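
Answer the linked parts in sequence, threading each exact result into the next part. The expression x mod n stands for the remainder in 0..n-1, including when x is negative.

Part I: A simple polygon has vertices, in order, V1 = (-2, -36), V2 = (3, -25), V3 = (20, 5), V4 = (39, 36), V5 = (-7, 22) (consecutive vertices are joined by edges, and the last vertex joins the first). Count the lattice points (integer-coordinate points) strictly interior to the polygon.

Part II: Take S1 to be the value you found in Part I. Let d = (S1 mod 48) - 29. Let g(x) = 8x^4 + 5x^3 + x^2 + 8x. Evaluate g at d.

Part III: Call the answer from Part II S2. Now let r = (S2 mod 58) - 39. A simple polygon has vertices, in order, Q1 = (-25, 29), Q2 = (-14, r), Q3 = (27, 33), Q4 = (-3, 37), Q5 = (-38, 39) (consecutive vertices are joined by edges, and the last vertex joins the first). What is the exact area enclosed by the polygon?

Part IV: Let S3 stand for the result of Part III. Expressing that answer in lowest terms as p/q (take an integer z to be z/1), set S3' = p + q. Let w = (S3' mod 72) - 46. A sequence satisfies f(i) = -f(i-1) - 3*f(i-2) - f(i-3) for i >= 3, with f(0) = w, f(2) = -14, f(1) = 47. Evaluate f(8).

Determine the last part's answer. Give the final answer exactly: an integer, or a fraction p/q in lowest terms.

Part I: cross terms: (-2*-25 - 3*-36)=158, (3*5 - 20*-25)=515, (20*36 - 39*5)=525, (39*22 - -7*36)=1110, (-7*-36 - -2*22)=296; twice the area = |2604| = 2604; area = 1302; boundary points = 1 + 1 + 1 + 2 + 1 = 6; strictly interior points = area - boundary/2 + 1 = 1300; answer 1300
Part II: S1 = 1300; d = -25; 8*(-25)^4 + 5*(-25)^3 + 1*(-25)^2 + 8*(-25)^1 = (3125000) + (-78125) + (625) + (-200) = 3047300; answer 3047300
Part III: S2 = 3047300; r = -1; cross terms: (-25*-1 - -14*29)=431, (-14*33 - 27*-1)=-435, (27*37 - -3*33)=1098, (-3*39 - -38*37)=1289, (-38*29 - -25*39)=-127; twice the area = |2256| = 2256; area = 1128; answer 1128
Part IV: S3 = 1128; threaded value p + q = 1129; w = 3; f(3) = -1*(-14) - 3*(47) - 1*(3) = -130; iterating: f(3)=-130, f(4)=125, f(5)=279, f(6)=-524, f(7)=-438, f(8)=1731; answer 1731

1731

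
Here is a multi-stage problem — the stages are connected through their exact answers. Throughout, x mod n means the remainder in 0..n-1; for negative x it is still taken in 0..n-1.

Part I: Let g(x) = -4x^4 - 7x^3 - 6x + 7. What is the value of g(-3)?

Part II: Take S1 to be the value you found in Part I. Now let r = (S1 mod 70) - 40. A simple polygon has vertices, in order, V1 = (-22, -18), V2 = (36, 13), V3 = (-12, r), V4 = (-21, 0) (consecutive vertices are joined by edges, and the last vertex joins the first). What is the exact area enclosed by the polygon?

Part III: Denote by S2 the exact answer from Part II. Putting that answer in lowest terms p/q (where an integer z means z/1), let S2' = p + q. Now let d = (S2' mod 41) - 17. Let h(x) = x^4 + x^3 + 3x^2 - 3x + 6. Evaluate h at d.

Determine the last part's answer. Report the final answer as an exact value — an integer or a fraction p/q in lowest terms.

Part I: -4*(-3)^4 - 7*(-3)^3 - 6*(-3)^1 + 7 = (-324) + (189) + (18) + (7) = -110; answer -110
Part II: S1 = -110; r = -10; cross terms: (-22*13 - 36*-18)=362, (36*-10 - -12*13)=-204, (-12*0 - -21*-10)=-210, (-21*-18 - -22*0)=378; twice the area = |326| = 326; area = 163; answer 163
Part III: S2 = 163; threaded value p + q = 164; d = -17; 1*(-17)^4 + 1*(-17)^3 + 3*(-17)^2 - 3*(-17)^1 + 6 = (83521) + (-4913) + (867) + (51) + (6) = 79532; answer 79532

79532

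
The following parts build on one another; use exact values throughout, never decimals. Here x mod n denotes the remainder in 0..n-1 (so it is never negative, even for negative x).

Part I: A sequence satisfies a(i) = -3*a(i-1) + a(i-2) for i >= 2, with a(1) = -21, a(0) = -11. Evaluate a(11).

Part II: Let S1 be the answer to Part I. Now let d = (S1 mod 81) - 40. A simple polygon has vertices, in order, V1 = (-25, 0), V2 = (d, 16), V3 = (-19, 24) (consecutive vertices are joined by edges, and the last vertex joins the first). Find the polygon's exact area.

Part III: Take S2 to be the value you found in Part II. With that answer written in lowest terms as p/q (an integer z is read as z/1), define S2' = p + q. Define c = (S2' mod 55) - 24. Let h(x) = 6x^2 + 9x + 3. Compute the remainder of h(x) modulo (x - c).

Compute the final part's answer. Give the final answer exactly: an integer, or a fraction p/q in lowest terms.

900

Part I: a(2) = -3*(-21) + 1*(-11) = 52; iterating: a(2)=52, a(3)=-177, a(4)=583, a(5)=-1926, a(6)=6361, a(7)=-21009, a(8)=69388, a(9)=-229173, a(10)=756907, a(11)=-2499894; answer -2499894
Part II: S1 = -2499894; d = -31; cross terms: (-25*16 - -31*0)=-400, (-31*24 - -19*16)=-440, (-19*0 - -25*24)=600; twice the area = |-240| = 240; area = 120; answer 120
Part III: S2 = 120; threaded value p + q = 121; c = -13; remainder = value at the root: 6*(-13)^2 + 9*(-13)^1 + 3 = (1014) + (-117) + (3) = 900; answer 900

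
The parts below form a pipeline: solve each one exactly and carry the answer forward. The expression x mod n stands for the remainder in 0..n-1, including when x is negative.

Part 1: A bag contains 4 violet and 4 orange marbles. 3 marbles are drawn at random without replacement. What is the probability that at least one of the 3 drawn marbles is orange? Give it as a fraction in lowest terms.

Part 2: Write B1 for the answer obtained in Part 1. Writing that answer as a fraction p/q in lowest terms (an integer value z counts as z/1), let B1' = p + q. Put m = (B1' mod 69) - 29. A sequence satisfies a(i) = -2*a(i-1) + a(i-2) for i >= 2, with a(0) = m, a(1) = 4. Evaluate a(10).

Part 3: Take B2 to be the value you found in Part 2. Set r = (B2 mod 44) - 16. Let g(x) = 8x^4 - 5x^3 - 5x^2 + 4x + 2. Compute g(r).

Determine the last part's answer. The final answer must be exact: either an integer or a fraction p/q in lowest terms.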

::::

→ **Work order**
Retype only the stretch of lines above starting at the one with "Part I: A simple" and stopping at the one with "Part IV: Let", exactly as written, with both kept.

→ **Task output**
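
Part I: A simple polygon has vertices, in order, V1 = (-2, -36), V2 = (3, -25), V3 = (20, 5), V4 = (39, 36), V5 = (-7, 22) (consecutive vertices are joined by edges, and the last vertex joins the first). Count the lattice points (integer-coordinate points) strictly interior to the polygon.

Part II: Take S1 to be the value you found in Part I. Let d = (S1 mod 48) - 29. Let g(x) = 8x^4 + 5x^3 + x^2 + 8x. Evaluate g at d.

Part III: Call the answer from Part II S2. Now let r = (S2 mod 58) - 39. A simple polygon has vertices, in order, Q1 = (-25, 29), Q2 = (-14, r), Q3 = (27, 33), Q4 = (-3, 37), Q5 = (-38, 39) (consecutive vertices are joined by edges, and the last vertex joins the first). What is the exact area enclosed by the polygon?

Part IV: Let S3 stand for the result of Part III. Expressing that answer in lowest terms as p/q (take an integer z to be z/1), set S3' = p + q. Let w = (S3' mod 72) - 46. A sequence satisfies f(i) = -f(i-1) - 3*f(i-2) - f(i-3) for i >= 3, with f(0) = w, f(2) = -14, f(1) = 47. Evaluate f(8).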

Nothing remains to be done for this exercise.